- [What the task asks]:
Lines from the start of the data through the line containing "Compute (3376304/996301)." must be given again exactly. Leave the others out.

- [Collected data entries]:
*****

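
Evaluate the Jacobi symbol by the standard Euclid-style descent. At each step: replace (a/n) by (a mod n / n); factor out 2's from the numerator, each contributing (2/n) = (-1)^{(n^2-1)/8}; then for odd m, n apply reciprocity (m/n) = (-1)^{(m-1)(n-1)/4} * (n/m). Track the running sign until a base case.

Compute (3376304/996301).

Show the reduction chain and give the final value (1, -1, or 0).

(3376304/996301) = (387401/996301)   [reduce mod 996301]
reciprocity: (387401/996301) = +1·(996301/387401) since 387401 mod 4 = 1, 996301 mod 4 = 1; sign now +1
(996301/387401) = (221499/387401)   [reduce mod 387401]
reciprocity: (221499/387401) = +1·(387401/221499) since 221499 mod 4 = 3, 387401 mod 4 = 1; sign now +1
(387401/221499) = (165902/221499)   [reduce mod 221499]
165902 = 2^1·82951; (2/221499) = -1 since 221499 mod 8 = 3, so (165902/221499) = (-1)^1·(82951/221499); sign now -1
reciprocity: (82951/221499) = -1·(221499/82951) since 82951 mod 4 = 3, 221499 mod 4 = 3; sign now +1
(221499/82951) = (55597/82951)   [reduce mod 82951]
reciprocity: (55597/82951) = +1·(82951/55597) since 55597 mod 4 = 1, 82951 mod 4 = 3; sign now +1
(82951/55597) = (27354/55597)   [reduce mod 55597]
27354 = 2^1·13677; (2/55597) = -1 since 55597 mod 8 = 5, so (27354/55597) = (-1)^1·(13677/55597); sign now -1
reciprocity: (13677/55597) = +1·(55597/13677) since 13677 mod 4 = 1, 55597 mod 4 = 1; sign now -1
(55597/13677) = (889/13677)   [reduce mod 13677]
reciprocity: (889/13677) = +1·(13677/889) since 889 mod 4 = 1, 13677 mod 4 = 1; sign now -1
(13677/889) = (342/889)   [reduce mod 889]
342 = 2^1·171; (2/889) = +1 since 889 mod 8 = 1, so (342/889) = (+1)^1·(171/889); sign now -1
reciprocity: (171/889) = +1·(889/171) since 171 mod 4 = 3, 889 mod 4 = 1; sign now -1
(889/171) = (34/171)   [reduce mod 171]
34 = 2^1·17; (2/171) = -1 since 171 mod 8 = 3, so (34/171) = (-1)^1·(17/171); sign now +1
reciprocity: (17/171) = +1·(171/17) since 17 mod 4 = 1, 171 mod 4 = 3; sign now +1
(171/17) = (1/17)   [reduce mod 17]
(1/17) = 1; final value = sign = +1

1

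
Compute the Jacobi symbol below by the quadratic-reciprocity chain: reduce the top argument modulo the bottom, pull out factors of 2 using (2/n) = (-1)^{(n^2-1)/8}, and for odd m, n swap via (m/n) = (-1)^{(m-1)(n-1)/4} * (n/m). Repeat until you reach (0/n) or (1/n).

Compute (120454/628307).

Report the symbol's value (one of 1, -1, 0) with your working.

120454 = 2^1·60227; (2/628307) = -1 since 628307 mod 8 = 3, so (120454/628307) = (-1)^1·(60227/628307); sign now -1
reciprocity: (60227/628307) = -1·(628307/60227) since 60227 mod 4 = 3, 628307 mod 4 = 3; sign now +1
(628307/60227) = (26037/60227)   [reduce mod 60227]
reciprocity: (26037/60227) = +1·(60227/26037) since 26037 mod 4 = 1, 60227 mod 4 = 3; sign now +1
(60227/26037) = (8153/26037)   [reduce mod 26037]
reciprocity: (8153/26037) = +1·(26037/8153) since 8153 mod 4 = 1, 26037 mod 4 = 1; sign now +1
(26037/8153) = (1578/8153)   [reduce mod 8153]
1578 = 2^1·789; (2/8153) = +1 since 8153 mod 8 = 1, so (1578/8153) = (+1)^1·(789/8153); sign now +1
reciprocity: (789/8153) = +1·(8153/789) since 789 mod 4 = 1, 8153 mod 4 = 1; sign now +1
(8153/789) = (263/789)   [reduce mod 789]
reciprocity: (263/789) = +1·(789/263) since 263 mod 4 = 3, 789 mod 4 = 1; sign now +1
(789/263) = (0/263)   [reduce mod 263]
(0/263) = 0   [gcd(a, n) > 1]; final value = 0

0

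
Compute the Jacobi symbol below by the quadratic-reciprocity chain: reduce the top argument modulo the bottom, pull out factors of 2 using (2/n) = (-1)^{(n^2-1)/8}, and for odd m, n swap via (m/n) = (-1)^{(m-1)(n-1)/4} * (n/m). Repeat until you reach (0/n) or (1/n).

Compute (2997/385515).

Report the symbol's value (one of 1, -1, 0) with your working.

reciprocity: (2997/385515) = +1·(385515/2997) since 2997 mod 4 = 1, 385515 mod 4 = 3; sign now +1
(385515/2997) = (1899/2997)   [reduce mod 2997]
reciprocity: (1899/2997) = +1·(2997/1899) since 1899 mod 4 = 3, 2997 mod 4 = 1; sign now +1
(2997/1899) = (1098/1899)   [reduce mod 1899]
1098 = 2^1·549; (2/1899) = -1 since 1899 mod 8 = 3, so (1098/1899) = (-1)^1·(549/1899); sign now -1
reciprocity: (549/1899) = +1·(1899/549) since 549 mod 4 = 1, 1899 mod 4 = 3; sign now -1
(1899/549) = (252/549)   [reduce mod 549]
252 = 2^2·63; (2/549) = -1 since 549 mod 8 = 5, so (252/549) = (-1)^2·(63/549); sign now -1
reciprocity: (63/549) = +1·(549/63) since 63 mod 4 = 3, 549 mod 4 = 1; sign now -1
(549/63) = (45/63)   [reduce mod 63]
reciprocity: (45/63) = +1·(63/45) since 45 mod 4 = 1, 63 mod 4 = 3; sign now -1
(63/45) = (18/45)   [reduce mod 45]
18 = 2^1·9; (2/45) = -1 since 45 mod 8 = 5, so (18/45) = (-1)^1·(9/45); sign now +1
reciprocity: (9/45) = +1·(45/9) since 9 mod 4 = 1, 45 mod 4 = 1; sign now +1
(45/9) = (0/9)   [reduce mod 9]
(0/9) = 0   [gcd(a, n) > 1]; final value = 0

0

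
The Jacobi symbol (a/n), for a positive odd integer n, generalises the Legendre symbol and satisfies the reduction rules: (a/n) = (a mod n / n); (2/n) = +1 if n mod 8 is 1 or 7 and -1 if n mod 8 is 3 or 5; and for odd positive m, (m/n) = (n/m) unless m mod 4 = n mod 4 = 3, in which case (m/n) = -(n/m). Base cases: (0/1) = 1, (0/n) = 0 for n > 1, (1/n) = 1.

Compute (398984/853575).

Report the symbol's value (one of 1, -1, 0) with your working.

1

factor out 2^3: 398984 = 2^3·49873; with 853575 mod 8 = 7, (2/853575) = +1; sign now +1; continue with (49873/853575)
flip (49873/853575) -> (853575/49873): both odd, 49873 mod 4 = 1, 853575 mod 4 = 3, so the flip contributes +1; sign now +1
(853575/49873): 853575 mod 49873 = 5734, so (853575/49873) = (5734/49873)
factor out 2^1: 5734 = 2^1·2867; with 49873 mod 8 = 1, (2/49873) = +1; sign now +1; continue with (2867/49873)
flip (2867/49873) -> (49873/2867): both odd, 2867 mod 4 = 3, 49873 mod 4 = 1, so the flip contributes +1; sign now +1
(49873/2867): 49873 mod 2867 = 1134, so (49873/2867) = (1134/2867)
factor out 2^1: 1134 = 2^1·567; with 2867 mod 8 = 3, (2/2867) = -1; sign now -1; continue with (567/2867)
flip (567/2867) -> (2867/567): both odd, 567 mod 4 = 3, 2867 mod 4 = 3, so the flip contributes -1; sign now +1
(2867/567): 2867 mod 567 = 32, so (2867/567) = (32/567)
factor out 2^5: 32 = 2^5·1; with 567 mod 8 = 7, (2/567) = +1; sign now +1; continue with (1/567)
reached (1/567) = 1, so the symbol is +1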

*****

- [Expected output]:
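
Evaluate the Jacobi symbol by the standard Euclid-style descent. At each step: replace (a/n) by (a mod n / n); factor out 2's from the numerator, each contributing (2/n) = (-1)^{(n^2-1)/8}; then for odd m, n apply reciprocity (m/n) = (-1)^{(m-1)(n-1)/4} * (n/m). Track the running sign until a base case.

Compute (3376304/996301).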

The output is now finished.